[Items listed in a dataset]

_ _ _

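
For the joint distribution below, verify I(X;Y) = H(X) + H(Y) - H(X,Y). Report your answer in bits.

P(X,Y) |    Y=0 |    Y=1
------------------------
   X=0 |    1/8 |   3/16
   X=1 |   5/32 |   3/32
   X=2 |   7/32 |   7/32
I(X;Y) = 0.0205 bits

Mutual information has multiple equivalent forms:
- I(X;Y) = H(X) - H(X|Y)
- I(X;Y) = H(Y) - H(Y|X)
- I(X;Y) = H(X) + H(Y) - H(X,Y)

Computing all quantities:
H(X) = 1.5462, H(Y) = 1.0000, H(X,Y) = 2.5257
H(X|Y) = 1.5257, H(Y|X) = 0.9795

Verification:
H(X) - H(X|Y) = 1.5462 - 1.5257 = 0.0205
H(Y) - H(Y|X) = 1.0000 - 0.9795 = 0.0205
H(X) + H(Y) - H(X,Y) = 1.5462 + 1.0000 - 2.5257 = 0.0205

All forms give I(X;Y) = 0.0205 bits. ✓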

_ _ _

▶ [Assignment] Copy out each entry above with no deviation.

▶ [Response below]
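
For the joint distribution below, verify I(X;Y) = H(X) + H(Y) - H(X,Y). Report your answer in bits.

P(X,Y) |    Y=0 |    Y=1
------------------------
   X=0 |    1/8 |   3/16
   X=1 |   5/32 |   3/32
   X=2 |   7/32 |   7/32
I(X;Y) = 0.0205 bits

Mutual information has multiple equivalent forms:
- I(X;Y) = H(X) - H(X|Y)
- I(X;Y) = H(Y) - H(Y|X)
- I(X;Y) = H(X) + H(Y) - H(X,Y)

Computing all quantities:
H(X) = 1.5462, H(Y) = 1.0000, H(X,Y) = 2.5257
H(X|Y) = 1.5257, H(Y|X) = 0.9795

Verification:
H(X) - H(X|Y) = 1.5462 - 1.5257 = 0.0205
H(Y) - H(Y|X) = 1.0000 - 0.9795 = 0.0205
H(X) + H(Y) - H(X,Y) = 1.5462 + 1.0000 - 2.5257 = 0.0205

All forms give I(X;Y) = 0.0205 bits. ✓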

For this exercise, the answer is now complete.